Would you repeat exactly the part of the listing below that runs from the line containing "Sound changes from Proto-Radilar" down to the line containing "5. k becomes", inclusive, and nothing else?
-------------------------
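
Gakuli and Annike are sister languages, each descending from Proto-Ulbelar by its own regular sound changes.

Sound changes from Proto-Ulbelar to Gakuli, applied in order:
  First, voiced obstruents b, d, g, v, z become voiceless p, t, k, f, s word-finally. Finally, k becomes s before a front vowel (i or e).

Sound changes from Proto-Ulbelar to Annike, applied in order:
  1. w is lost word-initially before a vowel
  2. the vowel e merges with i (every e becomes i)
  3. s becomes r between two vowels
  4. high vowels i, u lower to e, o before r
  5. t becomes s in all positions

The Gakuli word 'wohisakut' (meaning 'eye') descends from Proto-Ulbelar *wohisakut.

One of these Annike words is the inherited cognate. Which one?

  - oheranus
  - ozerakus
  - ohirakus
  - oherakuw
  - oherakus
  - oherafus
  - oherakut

oherakus

Annike: *wohisakut > ohisakut > ohirakut > oherakut > oherakus  (by glide loss, rhotacism, pre-rhotic lowering, unconditioned shift)
The other candidates each miss or misapply at least one Annike change.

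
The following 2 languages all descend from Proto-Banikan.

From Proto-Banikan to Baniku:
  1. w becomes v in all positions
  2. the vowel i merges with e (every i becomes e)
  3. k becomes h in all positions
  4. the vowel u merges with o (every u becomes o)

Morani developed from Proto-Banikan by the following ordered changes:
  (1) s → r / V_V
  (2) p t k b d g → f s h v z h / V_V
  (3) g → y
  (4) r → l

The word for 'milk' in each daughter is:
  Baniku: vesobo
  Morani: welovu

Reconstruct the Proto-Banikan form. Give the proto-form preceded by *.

Position 3: Baniku has s, Morani has l. Baniku preserves s here (none of its changes turn any other segment into s), so the proto-segment is *s.
Position 1: Baniku has v, Morani has w. Morani preserves w here (none of its changes turn any other segment into w), so the proto-segment is *w.
Position 5: Baniku has b, Morani has v. Baniku preserves b here (none of its changes turn any other segment into b), so the proto-segment is *b.
Continuing position by position gives *wesobu; check it forward:
Baniku: *wesobu
  wesobu → vesobu   [unconditioned shift]
  vesobu (rule 2 does not apply)
  vesobu (rule 3 does not apply)
  vesobu → vesobo   [vowel merger]
  giving Baniku vesobo.
Morani: *wesobu
  wesobu → werobu   [rhotacism]
  werobu → werovu   [intervocalic lenition]
  werovu (rule 3 does not apply)
  werovu → welovu   [unconditioned shift]
  giving Morani welovu.
No other proto-form is consistent with every reflex, so the reconstruction is *wesobu.

*wesobu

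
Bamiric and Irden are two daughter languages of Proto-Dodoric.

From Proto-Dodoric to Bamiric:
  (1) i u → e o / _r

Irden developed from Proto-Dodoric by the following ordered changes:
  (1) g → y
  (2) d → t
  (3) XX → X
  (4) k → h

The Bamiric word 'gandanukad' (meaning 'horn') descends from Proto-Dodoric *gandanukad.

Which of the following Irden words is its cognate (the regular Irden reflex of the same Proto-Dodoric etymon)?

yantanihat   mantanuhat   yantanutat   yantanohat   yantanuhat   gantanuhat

Irden: start from *gandanukad.
  rule 1 (unconditioned shift): gandanukad → yandanukad
  rule 2 (unconditioned shift): yandanukad → yantanukat
  rule 3: no change — yantanukat
  rule 4 (unconditioned shift): yantanukat → yantanuhat
  ⇒ Irden yantanuhat
Among the options, 'yantanuhat' alone shows every Irden change applied in order.

yantanuhat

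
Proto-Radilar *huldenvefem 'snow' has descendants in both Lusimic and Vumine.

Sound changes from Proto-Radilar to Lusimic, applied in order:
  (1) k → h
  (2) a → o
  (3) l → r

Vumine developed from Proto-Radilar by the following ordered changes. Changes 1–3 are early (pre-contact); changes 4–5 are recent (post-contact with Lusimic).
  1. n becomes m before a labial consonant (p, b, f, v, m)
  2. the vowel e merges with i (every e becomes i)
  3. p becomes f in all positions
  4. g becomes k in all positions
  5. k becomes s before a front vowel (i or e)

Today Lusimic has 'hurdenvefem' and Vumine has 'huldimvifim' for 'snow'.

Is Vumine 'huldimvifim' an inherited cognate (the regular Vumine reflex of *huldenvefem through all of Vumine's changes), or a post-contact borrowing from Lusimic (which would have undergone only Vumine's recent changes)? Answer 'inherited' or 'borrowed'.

inherited

If inherited, *huldenvefem would pass through all of Vumine's changes:
Vumine: *huldenvefem > huldemvefem > huldimvifim  (by nasal place assimilation, vowel merger)
If borrowed from Lusimic 'hurdenvefem' after the early changes, it would undergo only the recent ones:
  rule 4 (unconditioned shift): no change (hurdenvefem)
  rule 5 (palatalisation): no change (hurdenvefem)
  ⇒ as a loan: hurdenvefem
Vumine 'huldimvifim' matches the inherited outcome exactly, so it is an inherited cognate, not a loan.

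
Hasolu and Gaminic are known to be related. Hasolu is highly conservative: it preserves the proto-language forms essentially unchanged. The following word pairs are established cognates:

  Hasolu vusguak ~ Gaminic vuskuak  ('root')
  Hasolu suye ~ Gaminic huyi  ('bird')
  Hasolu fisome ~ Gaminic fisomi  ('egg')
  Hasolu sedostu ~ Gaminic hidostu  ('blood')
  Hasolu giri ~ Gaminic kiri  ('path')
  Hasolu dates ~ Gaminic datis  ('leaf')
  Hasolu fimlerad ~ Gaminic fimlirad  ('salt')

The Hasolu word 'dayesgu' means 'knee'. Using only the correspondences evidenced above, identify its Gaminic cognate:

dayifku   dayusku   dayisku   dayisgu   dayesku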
-------------------------
◆ **RESULT BELOW**:
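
Sound changes from Proto-Radilar to Lusimic, applied in order:
  (1) k → h
  (2) a → o
  (3) l → r

Vumine developed from Proto-Radilar by the following ordered changes. Changes 1–3 are early (pre-contact); changes 4–5 are recent (post-contact with Lusimic).
  1. n becomes m before a labial consonant (p, b, f, v, m)
  2. the vowel e merges with i (every e becomes i)
  3. p becomes f in all positions
  4. g becomes k in all positions
  5. k becomes s before a front vowel (i or e)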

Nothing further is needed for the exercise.